━━ Given data ━━

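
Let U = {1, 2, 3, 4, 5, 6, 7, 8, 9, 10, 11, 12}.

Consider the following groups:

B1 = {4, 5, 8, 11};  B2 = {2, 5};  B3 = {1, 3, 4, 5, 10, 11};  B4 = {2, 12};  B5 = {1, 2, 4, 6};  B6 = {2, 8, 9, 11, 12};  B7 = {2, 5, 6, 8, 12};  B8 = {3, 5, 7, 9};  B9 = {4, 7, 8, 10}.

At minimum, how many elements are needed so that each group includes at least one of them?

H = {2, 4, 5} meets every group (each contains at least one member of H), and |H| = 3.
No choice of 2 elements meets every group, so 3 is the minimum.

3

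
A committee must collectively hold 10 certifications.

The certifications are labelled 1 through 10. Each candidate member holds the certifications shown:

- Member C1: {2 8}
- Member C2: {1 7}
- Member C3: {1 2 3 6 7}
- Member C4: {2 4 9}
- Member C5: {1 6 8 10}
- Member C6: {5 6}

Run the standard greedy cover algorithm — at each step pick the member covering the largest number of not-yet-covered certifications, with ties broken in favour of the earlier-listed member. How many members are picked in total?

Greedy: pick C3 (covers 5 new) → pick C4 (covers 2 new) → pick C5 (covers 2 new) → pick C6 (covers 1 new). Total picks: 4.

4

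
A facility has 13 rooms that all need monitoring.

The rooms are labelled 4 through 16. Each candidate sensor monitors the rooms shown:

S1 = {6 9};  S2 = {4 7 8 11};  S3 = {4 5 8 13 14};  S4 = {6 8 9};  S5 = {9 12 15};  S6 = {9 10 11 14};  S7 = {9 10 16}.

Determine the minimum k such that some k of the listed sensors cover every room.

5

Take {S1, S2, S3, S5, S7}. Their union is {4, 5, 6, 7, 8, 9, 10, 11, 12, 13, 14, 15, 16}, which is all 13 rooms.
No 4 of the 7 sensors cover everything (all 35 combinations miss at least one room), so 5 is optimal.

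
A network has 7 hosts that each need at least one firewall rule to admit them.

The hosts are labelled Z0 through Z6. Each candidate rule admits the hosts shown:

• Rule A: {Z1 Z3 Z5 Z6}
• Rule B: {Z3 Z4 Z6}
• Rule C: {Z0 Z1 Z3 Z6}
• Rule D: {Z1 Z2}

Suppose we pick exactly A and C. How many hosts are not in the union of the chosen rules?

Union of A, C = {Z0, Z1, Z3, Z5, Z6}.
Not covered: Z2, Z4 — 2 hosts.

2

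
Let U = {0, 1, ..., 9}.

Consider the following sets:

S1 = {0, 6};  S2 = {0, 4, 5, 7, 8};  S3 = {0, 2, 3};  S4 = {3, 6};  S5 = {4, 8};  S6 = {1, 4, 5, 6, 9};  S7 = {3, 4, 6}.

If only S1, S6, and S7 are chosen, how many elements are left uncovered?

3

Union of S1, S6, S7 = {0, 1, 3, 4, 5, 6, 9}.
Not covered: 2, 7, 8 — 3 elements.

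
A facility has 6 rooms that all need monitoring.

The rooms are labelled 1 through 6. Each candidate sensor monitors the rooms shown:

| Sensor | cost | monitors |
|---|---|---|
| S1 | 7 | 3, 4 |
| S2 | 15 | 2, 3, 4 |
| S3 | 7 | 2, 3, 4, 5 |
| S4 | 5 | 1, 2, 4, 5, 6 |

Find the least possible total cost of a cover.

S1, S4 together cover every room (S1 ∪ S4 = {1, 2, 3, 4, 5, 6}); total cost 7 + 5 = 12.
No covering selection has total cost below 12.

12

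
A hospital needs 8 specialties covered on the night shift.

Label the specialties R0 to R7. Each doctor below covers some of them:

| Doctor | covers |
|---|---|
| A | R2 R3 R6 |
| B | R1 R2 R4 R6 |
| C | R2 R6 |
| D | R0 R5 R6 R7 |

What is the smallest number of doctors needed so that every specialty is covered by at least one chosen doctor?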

━━━

§ **Exercise directions**
Copy every record above exactly as it appears.

§ **Reply**
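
Let U = {1, 2, 3, 4, 5, 6, 7, 8, 9, 10, 11, 12}.

Consider the following groups:

B1 = {4, 5, 8, 11};  B2 = {2, 5};  B3 = {1, 3, 4, 5, 10, 11};  B4 = {2, 12};  B5 = {1, 2, 4, 6};  B6 = {2, 8, 9, 11, 12};  B7 = {2, 5, 6, 8, 12};  B8 = {3, 5, 7, 9};  B9 = {4, 7, 8, 10}.

At minimum, how many elements are needed so that each group includes at least one of them?

H = {2, 4, 5} meets every group (each contains at least one member of H), and |H| = 3.
No choice of 2 elements meets every group, so 3 is the minimum.

3

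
A committee must collectively hold 10 certifications.

The certifications are labelled 1 through 10. Each candidate member holds the certifications shown:

- Member C1: {2 8}
- Member C2: {1 7}
- Member C3: {1 2 3 6 7}
- Member C4: {2 4 9}
- Member C5: {1 6 8 10}
- Member C6: {5 6}

Run the standard greedy cover algorithm — at each step pick the member covering the largest number of not-yet-covered certifications, with ties broken in favour of the earlier-listed member. How many members are picked in total?

Greedy: pick C3 (covers 5 new) → pick C4 (covers 2 new) → pick C5 (covers 2 new) → pick C6 (covers 1 new). Total picks: 4.

4

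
A facility has 13 rooms that all need monitoring.

The rooms are labelled 4 through 16. Each candidate sensor monitors the rooms shown:

S1 = {6 9};  S2 = {4 7 8 11};  S3 = {4 5 8 13 14};  S4 = {6 8 9};  S5 = {9 12 15};  S6 = {9 10 11 14};  S7 = {9 10 16}.

Determine the minimum k such that some k of the listed sensors cover every room.

5

Take {S1, S2, S3, S5, S7}. Their union is {4, 5, 6, 7, 8, 9, 10, 11, 12, 13, 14, 15, 16}, which is all 13 rooms.
No 4 of the 7 sensors cover everything (all 35 combinations miss at least one room), so 5 is optimal.

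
A network has 7 hosts that each need at least one firewall rule to admit them.

The hosts are labelled Z0 through Z6. Each candidate rule admits the hosts shown:

• Rule A: {Z1 Z3 Z5 Z6}
• Rule B: {Z3 Z4 Z6}
• Rule C: {Z0 Z1 Z3 Z6}
• Rule D: {Z1 Z2}

Suppose we pick exactly A and C. How many hosts are not in the union of the chosen rules?

Union of A, C = {Z0, Z1, Z3, Z5, Z6}.
Not covered: Z2, Z4 — 2 hosts.

2

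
Let U = {0, 1, ..., 9}.

Consider the following sets:

S1 = {0, 6};  S2 = {0, 4, 5, 7, 8};  S3 = {0, 2, 3};  S4 = {3, 6};  S5 = {4, 8};  S6 = {1, 4, 5, 6, 9};  S7 = {3, 4, 6}.

If only S1, S6, and S7 are chosen, how many elements are left uncovered?

3

Union of S1, S6, S7 = {0, 1, 3, 4, 5, 6, 9}.
Not covered: 2, 7, 8 — 3 elements.

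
A facility has 6 rooms that all need monitoring.

The rooms are labelled 1 through 6. Each candidate sensor monitors the rooms shown:

| Sensor | cost | monitors |
|---|---|---|
| S1 | 7 | 3, 4 |
| S2 | 15 | 2, 3, 4 |
| S3 | 7 | 2, 3, 4, 5 |
| S4 | 5 | 1, 2, 4, 5, 6 |

Find the least possible total cost of a cover.

S1, S4 together cover every room (S1 ∪ S4 = {1, 2, 3, 4, 5, 6}); total cost 7 + 5 = 12.
No covering selection has total cost below 12.

12

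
A hospital needs 8 specialties covered on the night shift.

Label the specialties R0 to R7. Each doctor below covers some of them:

| Doctor | covers |
|---|---|
| A | R2 R3 R6 |
| B | R1 R2 R4 R6 |
| C | R2 R6 |
| D | R0 R5 R6 R7 |

What is the smallest number of doctors needed so that every specialty is covered by at least one chosen doctor?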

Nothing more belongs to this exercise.